* _EXERCISE PROMPT_
From the entries that follow, copy exactly the lines beginning at the line holding "(2) Determine the amplitude" and continuing through the line holding "rx(pi/2) w3;".
:: GIVEN RECORDS
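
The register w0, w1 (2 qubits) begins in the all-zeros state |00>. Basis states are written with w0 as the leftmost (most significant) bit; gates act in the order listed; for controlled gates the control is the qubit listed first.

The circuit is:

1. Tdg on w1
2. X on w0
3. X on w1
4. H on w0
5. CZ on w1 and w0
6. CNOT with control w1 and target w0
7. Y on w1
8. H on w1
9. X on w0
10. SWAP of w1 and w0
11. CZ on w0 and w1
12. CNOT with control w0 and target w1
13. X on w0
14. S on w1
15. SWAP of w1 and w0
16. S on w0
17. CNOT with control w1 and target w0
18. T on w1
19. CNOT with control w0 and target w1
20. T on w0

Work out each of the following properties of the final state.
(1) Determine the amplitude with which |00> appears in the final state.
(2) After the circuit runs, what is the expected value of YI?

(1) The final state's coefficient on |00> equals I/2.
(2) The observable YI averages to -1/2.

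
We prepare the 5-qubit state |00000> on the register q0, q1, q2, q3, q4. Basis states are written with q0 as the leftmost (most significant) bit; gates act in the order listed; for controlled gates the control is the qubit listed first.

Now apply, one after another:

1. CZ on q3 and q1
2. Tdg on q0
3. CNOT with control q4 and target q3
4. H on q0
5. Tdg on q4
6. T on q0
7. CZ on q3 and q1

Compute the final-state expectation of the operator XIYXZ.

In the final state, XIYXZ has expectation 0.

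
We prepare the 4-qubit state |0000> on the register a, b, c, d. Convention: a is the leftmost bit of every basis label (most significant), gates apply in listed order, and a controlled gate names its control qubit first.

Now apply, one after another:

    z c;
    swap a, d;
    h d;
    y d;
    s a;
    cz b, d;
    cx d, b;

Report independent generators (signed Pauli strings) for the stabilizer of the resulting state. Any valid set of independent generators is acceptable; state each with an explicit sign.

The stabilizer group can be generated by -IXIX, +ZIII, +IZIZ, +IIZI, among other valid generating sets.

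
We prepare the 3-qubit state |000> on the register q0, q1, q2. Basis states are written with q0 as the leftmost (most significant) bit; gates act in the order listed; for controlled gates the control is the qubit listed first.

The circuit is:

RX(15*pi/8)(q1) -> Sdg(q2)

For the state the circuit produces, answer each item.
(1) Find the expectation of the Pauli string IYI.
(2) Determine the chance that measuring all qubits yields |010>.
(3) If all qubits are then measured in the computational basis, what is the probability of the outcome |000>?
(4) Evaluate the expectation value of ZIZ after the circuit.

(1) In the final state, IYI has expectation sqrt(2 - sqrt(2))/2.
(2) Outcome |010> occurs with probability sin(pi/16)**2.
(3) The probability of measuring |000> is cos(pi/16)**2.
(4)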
::::
:: GIVEN RECORDS
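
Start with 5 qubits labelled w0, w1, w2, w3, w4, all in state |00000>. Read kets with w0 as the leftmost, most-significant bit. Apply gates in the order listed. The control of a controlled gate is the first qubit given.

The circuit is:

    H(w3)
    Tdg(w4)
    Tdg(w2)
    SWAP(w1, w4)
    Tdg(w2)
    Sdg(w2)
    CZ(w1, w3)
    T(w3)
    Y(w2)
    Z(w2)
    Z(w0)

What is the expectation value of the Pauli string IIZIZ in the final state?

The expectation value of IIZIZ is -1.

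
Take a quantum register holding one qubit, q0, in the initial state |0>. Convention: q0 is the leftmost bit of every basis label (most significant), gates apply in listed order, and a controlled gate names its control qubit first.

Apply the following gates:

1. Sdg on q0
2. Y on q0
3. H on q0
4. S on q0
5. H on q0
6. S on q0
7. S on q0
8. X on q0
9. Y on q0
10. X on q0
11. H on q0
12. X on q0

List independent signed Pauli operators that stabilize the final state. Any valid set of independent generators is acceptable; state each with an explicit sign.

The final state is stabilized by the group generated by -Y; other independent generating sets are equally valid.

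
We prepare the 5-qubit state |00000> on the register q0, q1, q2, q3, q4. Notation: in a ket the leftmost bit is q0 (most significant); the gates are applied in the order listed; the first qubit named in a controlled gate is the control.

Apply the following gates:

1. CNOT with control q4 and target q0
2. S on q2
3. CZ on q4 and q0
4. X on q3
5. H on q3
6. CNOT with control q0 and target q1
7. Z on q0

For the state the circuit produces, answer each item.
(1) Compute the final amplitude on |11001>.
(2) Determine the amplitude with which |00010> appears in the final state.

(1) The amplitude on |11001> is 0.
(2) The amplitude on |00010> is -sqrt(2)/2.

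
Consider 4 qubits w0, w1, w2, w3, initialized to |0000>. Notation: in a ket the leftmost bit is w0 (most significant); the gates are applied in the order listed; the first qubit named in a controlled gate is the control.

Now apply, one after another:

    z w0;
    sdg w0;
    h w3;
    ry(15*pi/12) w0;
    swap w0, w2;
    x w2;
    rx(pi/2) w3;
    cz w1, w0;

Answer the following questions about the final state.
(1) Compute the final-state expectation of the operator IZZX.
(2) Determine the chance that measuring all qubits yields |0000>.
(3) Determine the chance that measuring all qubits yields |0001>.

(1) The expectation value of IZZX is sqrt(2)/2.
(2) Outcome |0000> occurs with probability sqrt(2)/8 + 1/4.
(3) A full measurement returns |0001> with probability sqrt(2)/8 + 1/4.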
::::
* _THE COMPLETED TASK_
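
(2) Determine the amplitude with which |00010> appears in the final state.

(1) The amplitude on |11001> is 0.
(2) The amplitude on |00010> is -sqrt(2)/2.

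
Consider 4 qubits w0, w1, w2, w3, initialized to |0000>. Notation: in a ket the leftmost bit is w0 (most significant); the gates are applied in the order listed; the first qubit named in a controlled gate is the control.

Now apply, one after another:

    z w0;
    sdg w0;
    h w3;
    ry(15*pi/12) w0;
    swap w0, w2;
    x w2;
    rx(pi/2) w3;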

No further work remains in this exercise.